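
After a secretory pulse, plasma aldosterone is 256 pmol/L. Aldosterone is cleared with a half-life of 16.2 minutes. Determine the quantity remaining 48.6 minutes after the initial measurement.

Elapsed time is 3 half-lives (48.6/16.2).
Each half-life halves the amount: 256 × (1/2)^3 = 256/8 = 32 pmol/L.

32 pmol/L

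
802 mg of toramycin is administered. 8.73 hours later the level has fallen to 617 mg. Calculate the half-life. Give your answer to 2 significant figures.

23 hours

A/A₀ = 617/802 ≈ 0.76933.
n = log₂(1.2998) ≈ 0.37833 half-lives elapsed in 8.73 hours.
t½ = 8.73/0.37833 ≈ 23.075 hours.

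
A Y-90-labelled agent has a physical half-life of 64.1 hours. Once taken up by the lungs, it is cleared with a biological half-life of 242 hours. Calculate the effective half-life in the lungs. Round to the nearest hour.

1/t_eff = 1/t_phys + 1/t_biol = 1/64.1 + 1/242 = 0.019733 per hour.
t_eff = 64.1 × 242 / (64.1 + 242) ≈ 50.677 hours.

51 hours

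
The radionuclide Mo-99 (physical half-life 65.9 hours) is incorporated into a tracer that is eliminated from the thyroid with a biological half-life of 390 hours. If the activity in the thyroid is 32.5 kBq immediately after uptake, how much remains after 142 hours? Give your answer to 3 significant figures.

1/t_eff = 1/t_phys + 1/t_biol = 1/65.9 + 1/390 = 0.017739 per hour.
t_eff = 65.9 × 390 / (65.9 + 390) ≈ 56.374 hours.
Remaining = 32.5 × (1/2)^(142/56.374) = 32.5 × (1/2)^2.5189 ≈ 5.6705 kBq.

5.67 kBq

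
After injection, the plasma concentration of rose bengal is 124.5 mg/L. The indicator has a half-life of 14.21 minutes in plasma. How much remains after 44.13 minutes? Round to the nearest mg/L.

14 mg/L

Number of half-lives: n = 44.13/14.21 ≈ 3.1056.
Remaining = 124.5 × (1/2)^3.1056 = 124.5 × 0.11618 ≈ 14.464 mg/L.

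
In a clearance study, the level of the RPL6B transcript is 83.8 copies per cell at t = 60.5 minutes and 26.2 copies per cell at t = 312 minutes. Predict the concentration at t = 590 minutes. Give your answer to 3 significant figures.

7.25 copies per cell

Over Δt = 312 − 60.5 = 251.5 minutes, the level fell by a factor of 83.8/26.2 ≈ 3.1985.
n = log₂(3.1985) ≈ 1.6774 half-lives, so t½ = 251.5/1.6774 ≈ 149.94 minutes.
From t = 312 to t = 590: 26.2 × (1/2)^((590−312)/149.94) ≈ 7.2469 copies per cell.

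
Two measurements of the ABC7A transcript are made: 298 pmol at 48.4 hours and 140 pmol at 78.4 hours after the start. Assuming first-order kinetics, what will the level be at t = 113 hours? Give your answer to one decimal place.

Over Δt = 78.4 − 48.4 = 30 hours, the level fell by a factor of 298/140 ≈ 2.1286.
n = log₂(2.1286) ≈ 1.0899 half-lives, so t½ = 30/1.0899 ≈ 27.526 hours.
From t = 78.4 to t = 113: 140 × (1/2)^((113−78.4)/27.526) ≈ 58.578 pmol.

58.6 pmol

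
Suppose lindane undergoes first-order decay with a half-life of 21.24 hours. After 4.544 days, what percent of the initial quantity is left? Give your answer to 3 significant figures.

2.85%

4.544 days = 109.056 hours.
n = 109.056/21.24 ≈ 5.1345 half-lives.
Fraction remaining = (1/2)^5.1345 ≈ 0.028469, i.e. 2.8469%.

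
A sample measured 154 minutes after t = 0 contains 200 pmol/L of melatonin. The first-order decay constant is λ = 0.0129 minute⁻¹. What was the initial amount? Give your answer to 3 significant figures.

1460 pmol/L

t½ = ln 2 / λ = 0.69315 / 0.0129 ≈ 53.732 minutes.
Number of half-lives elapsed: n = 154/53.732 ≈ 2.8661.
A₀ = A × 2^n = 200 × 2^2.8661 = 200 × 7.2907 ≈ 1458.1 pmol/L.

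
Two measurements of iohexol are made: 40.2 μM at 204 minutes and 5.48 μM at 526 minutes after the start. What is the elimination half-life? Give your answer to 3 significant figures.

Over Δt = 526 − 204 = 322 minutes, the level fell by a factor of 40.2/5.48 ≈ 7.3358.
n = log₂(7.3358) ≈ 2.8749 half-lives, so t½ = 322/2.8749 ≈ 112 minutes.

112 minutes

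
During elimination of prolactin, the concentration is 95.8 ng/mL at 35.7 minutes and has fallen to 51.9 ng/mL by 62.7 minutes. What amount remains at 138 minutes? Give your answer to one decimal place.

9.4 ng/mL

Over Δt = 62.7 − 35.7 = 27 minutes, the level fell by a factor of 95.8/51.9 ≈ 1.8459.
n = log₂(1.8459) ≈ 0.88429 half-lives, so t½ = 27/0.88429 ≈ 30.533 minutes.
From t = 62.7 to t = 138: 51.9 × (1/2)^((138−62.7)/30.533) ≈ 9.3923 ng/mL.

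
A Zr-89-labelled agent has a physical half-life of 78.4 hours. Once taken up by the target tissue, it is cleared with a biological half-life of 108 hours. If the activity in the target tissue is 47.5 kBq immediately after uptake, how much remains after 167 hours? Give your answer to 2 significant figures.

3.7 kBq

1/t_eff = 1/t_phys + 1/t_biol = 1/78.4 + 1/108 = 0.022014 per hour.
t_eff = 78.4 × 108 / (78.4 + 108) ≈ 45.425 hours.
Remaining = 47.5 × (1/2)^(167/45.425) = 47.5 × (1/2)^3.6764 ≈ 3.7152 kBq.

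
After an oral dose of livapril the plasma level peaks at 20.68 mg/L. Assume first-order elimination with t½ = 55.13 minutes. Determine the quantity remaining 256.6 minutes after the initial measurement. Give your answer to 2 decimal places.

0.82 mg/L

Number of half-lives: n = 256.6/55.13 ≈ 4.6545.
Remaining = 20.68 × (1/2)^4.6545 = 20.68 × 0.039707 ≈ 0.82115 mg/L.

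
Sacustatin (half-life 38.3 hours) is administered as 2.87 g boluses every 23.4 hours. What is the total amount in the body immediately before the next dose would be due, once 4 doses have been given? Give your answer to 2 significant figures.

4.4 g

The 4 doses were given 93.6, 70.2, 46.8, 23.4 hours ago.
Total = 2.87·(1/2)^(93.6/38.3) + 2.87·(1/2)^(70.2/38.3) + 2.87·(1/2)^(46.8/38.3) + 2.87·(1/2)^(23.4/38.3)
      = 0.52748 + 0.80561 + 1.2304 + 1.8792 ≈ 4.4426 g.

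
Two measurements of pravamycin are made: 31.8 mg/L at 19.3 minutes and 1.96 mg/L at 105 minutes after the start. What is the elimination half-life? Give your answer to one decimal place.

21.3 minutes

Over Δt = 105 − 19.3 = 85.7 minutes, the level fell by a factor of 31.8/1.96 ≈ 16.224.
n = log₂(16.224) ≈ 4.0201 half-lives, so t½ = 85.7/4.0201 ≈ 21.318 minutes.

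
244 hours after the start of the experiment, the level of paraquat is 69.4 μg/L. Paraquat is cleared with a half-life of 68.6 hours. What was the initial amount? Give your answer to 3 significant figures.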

——

◆ Aim of the exercise: Complete, exact output of the records is expected.

◆ Output for this exercise:
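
After a secretory pulse, plasma aldosterone is 256 pmol/L. Aldosterone is cleared with a half-life of 16.2 minutes. Determine the quantity remaining 48.6 minutes after the initial measurement.

Elapsed time is 3 half-lives (48.6/16.2).
Each half-life halves the amount: 256 × (1/2)^3 = 256/8 = 32 pmol/L.

32 pmol/L

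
802 mg of toramycin is administered. 8.73 hours later the level has fallen to 617 mg. Calculate the half-life. Give your answer to 2 significant figures.

23 hours

A/A₀ = 617/802 ≈ 0.76933.
n = log₂(1.2998) ≈ 0.37833 half-lives elapsed in 8.73 hours.
t½ = 8.73/0.37833 ≈ 23.075 hours.

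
A Y-90-labelled agent has a physical half-life of 64.1 hours. Once taken up by the lungs, it is cleared with a biological half-life of 242 hours. Calculate the effective half-life in the lungs. Round to the nearest hour.

1/t_eff = 1/t_phys + 1/t_biol = 1/64.1 + 1/242 = 0.019733 per hour.
t_eff = 64.1 × 242 / (64.1 + 242) ≈ 50.677 hours.

51 hours

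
The radionuclide Mo-99 (physical half-life 65.9 hours) is incorporated into a tracer that is eliminated from the thyroid with a biological half-life of 390 hours. If the activity in the thyroid is 32.5 kBq immediately after uptake, how much remains after 142 hours? Give your answer to 3 significant figures.

1/t_eff = 1/t_phys + 1/t_biol = 1/65.9 + 1/390 = 0.017739 per hour.
t_eff = 65.9 × 390 / (65.9 + 390) ≈ 56.374 hours.
Remaining = 32.5 × (1/2)^(142/56.374) = 32.5 × (1/2)^2.5189 ≈ 5.6705 kBq.

5.67 kBq

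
After injection, the plasma concentration of rose bengal is 124.5 mg/L. The indicator has a half-life of 14.21 minutes in plasma. How much remains after 44.13 minutes? Round to the nearest mg/L.

14 mg/L

Number of half-lives: n = 44.13/14.21 ≈ 3.1056.
Remaining = 124.5 × (1/2)^3.1056 = 124.5 × 0.11618 ≈ 14.464 mg/L.

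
In a clearance study, the level of the RPL6B transcript is 83.8 copies per cell at t = 60.5 minutes and 26.2 copies per cell at t = 312 minutes. Predict the concentration at t = 590 minutes. Give your answer to 3 significant figures.

7.25 copies per cell

Over Δt = 312 − 60.5 = 251.5 minutes, the level fell by a factor of 83.8/26.2 ≈ 3.1985.
n = log₂(3.1985) ≈ 1.6774 half-lives, so t½ = 251.5/1.6774 ≈ 149.94 minutes.
From t = 312 to t = 590: 26.2 × (1/2)^((590−312)/149.94) ≈ 7.2469 copies per cell.

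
Two measurements of the ABC7A transcript are made: 298 pmol at 48.4 hours and 140 pmol at 78.4 hours after the start. Assuming first-order kinetics, what will the level be at t = 113 hours? Give your answer to one decimal place.

Over Δt = 78.4 − 48.4 = 30 hours, the level fell by a factor of 298/140 ≈ 2.1286.
n = log₂(2.1286) ≈ 1.0899 half-lives, so t½ = 30/1.0899 ≈ 27.526 hours.
From t = 78.4 to t = 113: 140 × (1/2)^((113−78.4)/27.526) ≈ 58.578 pmol.

58.6 pmol

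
Suppose lindane undergoes first-order decay with a half-life of 21.24 hours. After 4.544 days, what percent of the initial quantity is left? Give your answer to 3 significant figures.

2.85%

4.544 days = 109.056 hours.
n = 109.056/21.24 ≈ 5.1345 half-lives.
Fraction remaining = (1/2)^5.1345 ≈ 0.028469, i.e. 2.8469%.

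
A sample measured 154 minutes after t = 0 contains 200 pmol/L of melatonin. The first-order decay constant is λ = 0.0129 minute⁻¹. What was the initial amount? Give your answer to 3 significant figures.

1460 pmol/L

t½ = ln 2 / λ = 0.69315 / 0.0129 ≈ 53.732 minutes.
Number of half-lives elapsed: n = 154/53.732 ≈ 2.8661.
A₀ = A × 2^n = 200 × 2^2.8661 = 200 × 7.2907 ≈ 1458.1 pmol/L.

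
Two measurements of iohexol are made: 40.2 μM at 204 minutes and 5.48 μM at 526 minutes after the start. What is the elimination half-life? Give your answer to 3 significant figures.

Over Δt = 526 − 204 = 322 minutes, the level fell by a factor of 40.2/5.48 ≈ 7.3358.
n = log₂(7.3358) ≈ 2.8749 half-lives, so t½ = 322/2.8749 ≈ 112 minutes.

112 minutes

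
During elimination of prolactin, the concentration is 95.8 ng/mL at 35.7 minutes and has fallen to 51.9 ng/mL by 62.7 minutes. What amount remains at 138 minutes? Give your answer to one decimal place.

9.4 ng/mL

Over Δt = 62.7 − 35.7 = 27 minutes, the level fell by a factor of 95.8/51.9 ≈ 1.8459.
n = log₂(1.8459) ≈ 0.88429 half-lives, so t½ = 27/0.88429 ≈ 30.533 minutes.
From t = 62.7 to t = 138: 51.9 × (1/2)^((138−62.7)/30.533) ≈ 9.3923 ng/mL.

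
A Zr-89-labelled agent has a physical half-life of 78.4 hours. Once taken up by the target tissue, it is cleared with a biological half-life of 108 hours. If the activity in the target tissue is 47.5 kBq immediately after uptake, how much remains after 167 hours? Give your answer to 2 significant figures.

3.7 kBq

1/t_eff = 1/t_phys + 1/t_biol = 1/78.4 + 1/108 = 0.022014 per hour.
t_eff = 78.4 × 108 / (78.4 + 108) ≈ 45.425 hours.
Remaining = 47.5 × (1/2)^(167/45.425) = 47.5 × (1/2)^3.6764 ≈ 3.7152 kBq.

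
After an oral dose of livapril the plasma level peaks at 20.68 mg/L. Assume first-order elimination with t½ = 55.13 minutes. Determine the quantity remaining 256.6 minutes after the initial measurement. Give your answer to 2 decimal places.

0.82 mg/L

Number of half-lives: n = 256.6/55.13 ≈ 4.6545.
Remaining = 20.68 × (1/2)^4.6545 = 20.68 × 0.039707 ≈ 0.82115 mg/L.

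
Sacustatin (half-life 38.3 hours) is administered as 2.87 g boluses every 23.4 hours. What is the total amount in the body immediately before the next dose would be due, once 4 doses have been given? Give your answer to 2 significant figures.

4.4 g

The 4 doses were given 93.6, 70.2, 46.8, 23.4 hours ago.
Total = 2.87·(1/2)^(93.6/38.3) + 2.87·(1/2)^(70.2/38.3) + 2.87·(1/2)^(46.8/38.3) + 2.87·(1/2)^(23.4/38.3)
      = 0.52748 + 0.80561 + 1.2304 + 1.8792 ≈ 4.4426 g.

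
Two measurements of pravamycin are made: 31.8 mg/L at 19.3 minutes and 1.96 mg/L at 105 minutes after the start. What is the elimination half-life? Give your answer to one decimal place.

21.3 minutes

Over Δt = 105 − 19.3 = 85.7 minutes, the level fell by a factor of 31.8/1.96 ≈ 16.224.
n = log₂(16.224) ≈ 4.0201 half-lives, so t½ = 85.7/4.0201 ≈ 21.318 minutes.

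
244 hours after the start of the experiment, the level of paraquat is 69.4 μg/L. Paraquat is cleared with a half-life of 68.6 hours. What was the initial amount? Give your answer to 3 significant figures.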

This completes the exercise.